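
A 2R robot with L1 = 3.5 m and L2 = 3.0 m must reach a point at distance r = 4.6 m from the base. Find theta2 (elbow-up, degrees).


cos(theta2) = (r^2 - L1^2 - L2^2) / (2*L1*L2)
cos(theta2) = (21.16 - 12.25 - 9.0) / 21.0
cos(theta2) = -0.004286
theta2 = 90.2456 degrees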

-*-*-

▶ **TASK OBJECTIVE**
Retype all the data, keeping every character the same.

▶ **ANSWER FOR THIS EXERCISE**
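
A 2R robot with L1 = 3.5 m and L2 = 3.0 m must reach a point at distance r = 4.6 m from the base. Find theta2 (elbow-up, degrees).


cos(theta2) = (r^2 - L1^2 - L2^2) / (2*L1*L2)
cos(theta2) = (21.16 - 12.25 - 9.0) / 21.0
cos(theta2) = -0.004286
theta2 = 90.2456 degrees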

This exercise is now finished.